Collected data
★ ★ ★ ★ ★
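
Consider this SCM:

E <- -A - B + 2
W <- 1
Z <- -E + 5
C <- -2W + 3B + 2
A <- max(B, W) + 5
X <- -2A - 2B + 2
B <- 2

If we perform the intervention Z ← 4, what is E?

-7

Intervening sets Z = 4 and removes its equation (Z <- -E + 5).
Since E is not a descendant of the intervened variable, it is unaffected.
A = max(B, W) + 5  [with B=2, W=1]  = 7
E = -A - B + 2  [with A=7, B=2]  = -7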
★ ★ ★ ★ ★
Top to bottom, transcribe every line above exactly.

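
Consider this SCM:

E <- -A - B + 2
W <- 1
Z <- -E + 5
C <- -2W + 3B + 2
A <- max(B, W) + 5
X <- -2A - 2B + 2
B <- 2

If we perform the intervention Z ← 4, what is E?

-7

Intervening sets Z = 4 and removes its equation (Z <- -E + 5).
Since E is not a descendant of the intervened variable, it is unaffected.
A = max(B, W) + 5  [with B=2, W=1]  = 7
E = -A - B + 2  [with A=7, B=2]  = -7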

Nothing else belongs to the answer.